| Brief |
From the first line of the entries below to the line with "W → S | pop", give each line again exactly.

Entries taken from a collection
+++
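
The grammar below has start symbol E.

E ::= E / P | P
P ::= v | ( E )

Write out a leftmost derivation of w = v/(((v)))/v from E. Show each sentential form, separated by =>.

E => E/P => E/P/P => P/P/P => v/P/P => v/(E)/P => v/(P)/P => v/((E))/P => v/((P))/P => v/(((E)))/P => v/(((P)))/P => v/(((v)))/P => v/(((v)))/v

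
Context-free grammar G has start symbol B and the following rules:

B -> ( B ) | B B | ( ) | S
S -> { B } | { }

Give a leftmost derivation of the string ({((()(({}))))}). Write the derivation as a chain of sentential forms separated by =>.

B => (B) => (S) => ({B}) => ({(B)}) => ({((B))}) => ({((BB))}) => ({((()B))}) => ({((()(B)))}) => ({((()((B))))}) => ({((()((S))))}) => ({((()(({}))))})

B => (B)   [B -> ( B )]
(B) => (S)   [B -> S]
(S) => ({B})   [S -> { B }]
({B}) => ({(B)})   [B -> ( B )]
({(B)}) => ({((B))})   [B -> ( B )]
({((B))}) => ({((BB))})   [B -> B B]
({((BB))}) => ({((()B))})   [B -> ( )]
({((()B))}) => ({((()(B)))})   [B -> ( B )]
({((()(B)))}) => ({((()((B))))})   [B -> ( B )]
({((()((B))))}) => ({((()((S))))})   [B -> S]
({((()((S))))}) => ({((()(({}))))})   [S -> { }]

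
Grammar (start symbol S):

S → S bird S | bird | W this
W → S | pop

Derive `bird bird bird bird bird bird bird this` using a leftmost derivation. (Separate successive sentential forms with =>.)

S => W this => S this => S bird S this => S bird S bird S this => S bird S bird S bird S this => bird bird S bird S bird S this => bird bird bird bird S bird S this => bird bird bird bird bird bird S this => bird bird bird bird bird bird bird this

S => W this   [S → W this]
W this => S this   [W → S]
S this => S bird S this   [S → S bird S]
S bird S this => S bird S bird S this   [S → S bird S]
S bird S bird S this => S bird S bird S bird S this   [S → S bird S]
S bird S bird S bird S this => bird bird S bird S bird S this   [S → bird]
bird bird S bird S bird S this => bird bird bird bird S bird S this   [S → bird]
bird bird bird bird S bird S this => bird bird bird bird bird bird S this   [S → bird]
bird bird bird bird bird bird S this => bird bird bird bird bird bird bird this   [S → bird]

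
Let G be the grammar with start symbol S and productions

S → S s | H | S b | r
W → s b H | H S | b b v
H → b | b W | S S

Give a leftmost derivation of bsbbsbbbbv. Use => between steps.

S => H => bW => bsbH => bsbbW => bsbbsbH => bsbbsbbW => bsbbsbbbbv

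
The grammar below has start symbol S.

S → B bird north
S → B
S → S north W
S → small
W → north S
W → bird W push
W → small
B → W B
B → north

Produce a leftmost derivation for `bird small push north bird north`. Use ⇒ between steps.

S ⇒ B bird north ⇒ W B bird north ⇒ bird W push B bird north ⇒ bird small push B bird north ⇒ bird small push north bird north

S ⇒ B bird north   [S → B bird north]
B bird north ⇒ W B bird north   [B → W B]
W B bird north ⇒ bird W push B bird north   [W → bird W push]
bird W push B bird north ⇒ bird small push B bird north   [W → small]
bird small push B bird north ⇒ bird small push north bird north   [B → north]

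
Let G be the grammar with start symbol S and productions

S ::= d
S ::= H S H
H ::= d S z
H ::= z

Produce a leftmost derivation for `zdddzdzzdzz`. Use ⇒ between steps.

S ⇒ HSH ⇒ zSH ⇒ zHSHH ⇒ zdSzSHH ⇒ zdHSHzSHH ⇒ zddSzSHzSHH ⇒ zdddzSHzSHH ⇒ zdddzdHzSHH ⇒ zdddzdzzSHH ⇒ zdddzdzzdHH ⇒ zdddzdzzdzH ⇒ zdddzdzzdzz

S ⇒ HSH   [S ::= H S H]
HSH ⇒ zSH   [H ::= z]
zSH ⇒ zHSHH   [S ::= H S H]
zHSHH ⇒ zdSzSHH   [H ::= d S z]
zdSzSHH ⇒ zdHSHzSHH   [S ::= H S H]
zdHSHzSHH ⇒ zddSzSHzSHH   [H ::= d S z]
zddSzSHzSHH ⇒ zdddzSHzSHH   [S ::= d]
zdddzSHzSHH ⇒ zdddzdHzSHH   [S ::= d]
zdddzdHzSHH ⇒ zdddzdzzSHH   [H ::= z]
zdddzdzzSHH ⇒ zdddzdzzdHH   [S ::= d]
zdddzdzzdHH ⇒ zdddzdzzdzH   [H ::= z]
zdddzdzzdzH ⇒ zdddzdzzdzz   [H ::= z]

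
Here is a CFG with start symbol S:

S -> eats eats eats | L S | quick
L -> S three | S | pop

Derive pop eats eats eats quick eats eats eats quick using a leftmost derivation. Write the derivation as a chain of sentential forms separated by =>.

S => L S => S S => L S S => S S S => L S S S => S S S S => L S S S S => pop S S S S => pop eats eats eats S S S => pop eats eats eats quick S S => pop eats eats eats quick eats eats eats S => pop eats eats eats quick eats eats eats quick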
+++
| Output below |
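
The grammar below has start symbol E.

E ::= E / P | P
P ::= v | ( E )

Write out a leftmost derivation of w = v/(((v)))/v from E. Show each sentential form, separated by =>.

E => E/P => E/P/P => P/P/P => v/P/P => v/(E)/P => v/(P)/P => v/((E))/P => v/((P))/P => v/(((E)))/P => v/(((P)))/P => v/(((v)))/P => v/(((v)))/v

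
Context-free grammar G has start symbol B and the following rules:

B -> ( B ) | B B | ( ) | S
S -> { B } | { }

Give a leftmost derivation of the string ({((()(({}))))}). Write the derivation as a chain of sentential forms separated by =>.

B => (B) => (S) => ({B}) => ({(B)}) => ({((B))}) => ({((BB))}) => ({((()B))}) => ({((()(B)))}) => ({((()((B))))}) => ({((()((S))))}) => ({((()(({}))))})

B => (B)   [B -> ( B )]
(B) => (S)   [B -> S]
(S) => ({B})   [S -> { B }]
({B}) => ({(B)})   [B -> ( B )]
({(B)}) => ({((B))})   [B -> ( B )]
({((B))}) => ({((BB))})   [B -> B B]
({((BB))}) => ({((()B))})   [B -> ( )]
({((()B))}) => ({((()(B)))})   [B -> ( B )]
({((()(B)))}) => ({((()((B))))})   [B -> ( B )]
({((()((B))))}) => ({((()((S))))})   [B -> S]
({((()((S))))}) => ({((()(({}))))})   [S -> { }]

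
Grammar (start symbol S):

S → S bird S | bird | W this
W → S | pop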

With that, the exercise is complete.